[Exercise]:
The lines to extract run from the first line of the entries through the line that contains "The consonant inventory of"; reproduce exactly those lines and no others.

[Supplied material]:
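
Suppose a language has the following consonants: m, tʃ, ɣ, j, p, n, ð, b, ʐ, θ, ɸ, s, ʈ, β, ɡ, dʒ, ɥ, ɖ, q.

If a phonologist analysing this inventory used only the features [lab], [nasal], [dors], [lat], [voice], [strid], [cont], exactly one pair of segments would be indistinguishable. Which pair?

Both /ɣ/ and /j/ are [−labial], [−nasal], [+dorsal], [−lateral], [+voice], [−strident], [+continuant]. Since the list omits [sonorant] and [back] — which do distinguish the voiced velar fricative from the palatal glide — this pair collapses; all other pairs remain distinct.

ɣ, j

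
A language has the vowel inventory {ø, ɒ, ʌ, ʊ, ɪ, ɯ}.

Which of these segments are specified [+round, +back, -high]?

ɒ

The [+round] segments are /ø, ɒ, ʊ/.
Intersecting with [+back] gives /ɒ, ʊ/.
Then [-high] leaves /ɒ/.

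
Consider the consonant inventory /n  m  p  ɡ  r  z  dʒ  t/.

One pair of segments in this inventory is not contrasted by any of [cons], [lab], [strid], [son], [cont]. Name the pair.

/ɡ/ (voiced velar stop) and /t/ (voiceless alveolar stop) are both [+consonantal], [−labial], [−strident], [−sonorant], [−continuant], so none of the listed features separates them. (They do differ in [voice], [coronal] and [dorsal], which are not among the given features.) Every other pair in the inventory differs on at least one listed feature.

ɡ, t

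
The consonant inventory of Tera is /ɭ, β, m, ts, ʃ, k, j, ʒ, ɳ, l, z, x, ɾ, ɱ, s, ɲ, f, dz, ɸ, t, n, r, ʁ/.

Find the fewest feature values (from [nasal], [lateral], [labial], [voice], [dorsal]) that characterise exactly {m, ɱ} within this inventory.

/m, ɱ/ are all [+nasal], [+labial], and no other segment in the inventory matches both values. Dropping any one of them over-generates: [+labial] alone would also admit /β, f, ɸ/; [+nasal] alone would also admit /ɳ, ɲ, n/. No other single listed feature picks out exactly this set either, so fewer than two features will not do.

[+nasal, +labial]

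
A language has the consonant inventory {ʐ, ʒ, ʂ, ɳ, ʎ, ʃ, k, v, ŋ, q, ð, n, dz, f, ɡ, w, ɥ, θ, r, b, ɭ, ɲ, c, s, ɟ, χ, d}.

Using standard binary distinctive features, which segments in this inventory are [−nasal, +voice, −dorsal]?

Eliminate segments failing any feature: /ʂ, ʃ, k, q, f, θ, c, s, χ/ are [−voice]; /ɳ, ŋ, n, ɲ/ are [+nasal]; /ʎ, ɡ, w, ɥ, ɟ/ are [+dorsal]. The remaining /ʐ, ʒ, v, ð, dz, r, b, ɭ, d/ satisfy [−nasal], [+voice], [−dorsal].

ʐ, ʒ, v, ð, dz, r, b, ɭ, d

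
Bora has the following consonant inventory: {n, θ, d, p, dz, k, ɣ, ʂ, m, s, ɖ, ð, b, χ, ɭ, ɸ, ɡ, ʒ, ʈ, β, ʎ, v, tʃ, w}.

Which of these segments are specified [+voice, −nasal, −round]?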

[Solution to the exercise]:
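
Suppose a language has the following consonants: m, tʃ, ɣ, j, p, n, ð, b, ʐ, θ, ɸ, s, ʈ, β, ɡ, dʒ, ɥ, ɖ, q.

If a phonologist analysing this inventory used only the features [lab], [nasal], [dors], [lat], [voice], [strid], [cont], exactly one pair of segments would be indistinguishable. Which pair?

Both /ɣ/ and /j/ are [−labial], [−nasal], [+dorsal], [−lateral], [+voice], [−strident], [+continuant]. Since the list omits [sonorant] and [back] — which do distinguish the voiced velar fricative from the palatal glide — this pair collapses; all other pairs remain distinct.

ɣ, j

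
A language has the vowel inventory {ø, ɒ, ʌ, ʊ, ɪ, ɯ}.

Which of these segments are specified [+round, +back, -high]?

ɒ

The [+round] segments are /ø, ɒ, ʊ/.
Intersecting with [+back] gives /ɒ, ʊ/.
Then [-high] leaves /ɒ/.

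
Consider the consonant inventory /n  m  p  ɡ  r  z  dʒ  t/.

One pair of segments in this inventory is not contrasted by any of [cons], [lab], [strid], [son], [cont]. Name the pair.

/ɡ/ (voiced velar stop) and /t/ (voiceless alveolar stop) are both [+consonantal], [−labial], [−strident], [−sonorant], [−continuant], so none of the listed features separates them. (They do differ in [voice], [coronal] and [dorsal], which are not among the given features.) Every other pair in the inventory differs on at least one listed feature.

ɡ, t

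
The consonant inventory of Tera is /ɭ, β, m, ts, ʃ, k, j, ʒ, ɳ, l, z, x, ɾ, ɱ, s, ɲ, f, dz, ɸ, t, n, r, ʁ/.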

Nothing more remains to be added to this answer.